What is required ->
Please print all the lines below exactly as they are written.

+++ Recorded information +++

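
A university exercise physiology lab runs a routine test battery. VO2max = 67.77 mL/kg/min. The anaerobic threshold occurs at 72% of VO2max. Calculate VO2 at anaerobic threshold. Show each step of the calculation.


AT fraction = 72 / 100 = 0.72
AT VO2 = 67.77 * 0.72
= 48.79 mL/kg/min

48.79 mL/kg/min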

+++

Result for this task ->
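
A university exercise physiology lab runs a routine test battery. VO2max = 67.77 mL/kg/min. The anaerobic threshold occurs at 72% of VO2max. Calculate VO2 at anaerobic threshold. Show each step of the calculation.


AT fraction = 72 / 100 = 0.72
AT VO2 = 67.77 * 0.72
= 48.79 mL/kg/min

48.79 mL/kg/min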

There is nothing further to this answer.